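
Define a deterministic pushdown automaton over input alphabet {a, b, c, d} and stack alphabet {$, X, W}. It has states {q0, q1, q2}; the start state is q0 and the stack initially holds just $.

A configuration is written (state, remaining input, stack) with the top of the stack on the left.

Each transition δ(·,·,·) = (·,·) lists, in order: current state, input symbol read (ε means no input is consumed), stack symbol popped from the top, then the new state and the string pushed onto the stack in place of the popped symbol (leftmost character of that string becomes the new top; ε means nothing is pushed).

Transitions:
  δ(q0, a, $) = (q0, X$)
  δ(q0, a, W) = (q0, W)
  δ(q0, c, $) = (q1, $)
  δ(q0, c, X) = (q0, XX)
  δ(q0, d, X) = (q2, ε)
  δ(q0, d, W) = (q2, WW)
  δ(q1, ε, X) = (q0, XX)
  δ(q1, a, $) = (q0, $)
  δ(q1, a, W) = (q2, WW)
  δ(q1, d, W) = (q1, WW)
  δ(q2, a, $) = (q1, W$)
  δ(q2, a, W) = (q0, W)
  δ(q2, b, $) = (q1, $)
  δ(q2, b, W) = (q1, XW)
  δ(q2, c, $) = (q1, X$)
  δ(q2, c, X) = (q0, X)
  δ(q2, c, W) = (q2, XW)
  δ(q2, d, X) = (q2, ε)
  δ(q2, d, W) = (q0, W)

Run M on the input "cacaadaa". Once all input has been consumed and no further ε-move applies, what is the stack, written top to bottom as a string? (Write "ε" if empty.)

(q0, cacaadaa, $)
  read c, top $: go to q1, push $ → (q1, acaadaa, $)
  read a, top $: go to q0, push $ → (q0, caadaa, $)
  read c, top $: go to q1, push $ → (q1, aadaa, $)
  read a, top $: go to q0, push $ → (q0, adaa, $)
  read a, top $: go to q0, push X$ → (q0, daa, X$)
  read d, top X: go to q2, push ε → (q2, aa, $)
  read a, top $: go to q1, push W$ → (q1, a, W$)
  read a, top W: go to q2, push WW → (q2, ε, WW$)
All input consumed in state q2 with stack WW$.

WW$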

____________________

Every line above must appear again in your reply, exactly as written.

> **Task result**
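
Define a deterministic pushdown automaton over input alphabet {a, b, c, d} and stack alphabet {$, X, W}. It has states {q0, q1, q2}; the start state is q0 and the stack initially holds just $.

A configuration is written (state, remaining input, stack) with the top of the stack on the left.

Each transition δ(·,·,·) = (·,·) lists, in order: current state, input symbol read (ε means no input is consumed), stack symbol popped from the top, then the new state and the string pushed onto the stack in place of the popped symbol (leftmost character of that string becomes the new top; ε means nothing is pushed).

Transitions:
  δ(q0, a, $) = (q0, X$)
  δ(q0, a, W) = (q0, W)
  δ(q0, c, $) = (q1, $)
  δ(q0, c, X) = (q0, XX)
  δ(q0, d, X) = (q2, ε)
  δ(q0, d, W) = (q2, WW)
  δ(q1, ε, X) = (q0, XX)
  δ(q1, a, $) = (q0, $)
  δ(q1, a, W) = (q2, WW)
  δ(q1, d, W) = (q1, WW)
  δ(q2, a, $) = (q1, W$)
  δ(q2, a, W) = (q0, W)
  δ(q2, b, $) = (q1, $)
  δ(q2, b, W) = (q1, XW)
  δ(q2, c, $) = (q1, X$)
  δ(q2, c, X) = (q0, X)
  δ(q2, c, W) = (q2, XW)
  δ(q2, d, X) = (q2, ε)
  δ(q2, d, W) = (q0, W)

Run M on the input "cacaadaa". Once all input has been consumed and no further ε-move applies, what is the stack, written top to bottom as a string? (Write "ε" if empty.)

(q0, cacaadaa, $)
  read c, top $: go to q1, push $ → (q1, acaadaa, $)
  read a, top $: go to q0, push $ → (q0, caadaa, $)
  read c, top $: go to q1, push $ → (q1, aadaa, $)
  read a, top $: go to q0, push $ → (q0, adaa, $)
  read a, top $: go to q0, push X$ → (q0, daa, X$)
  read d, top X: go to q2, push ε → (q2, aa, $)
  read a, top $: go to q1, push W$ → (q1, a, W$)
  read a, top W: go to q2, push WW → (q2, ε, WW$)
All input consumed in state q2 with stack WW$.

WW$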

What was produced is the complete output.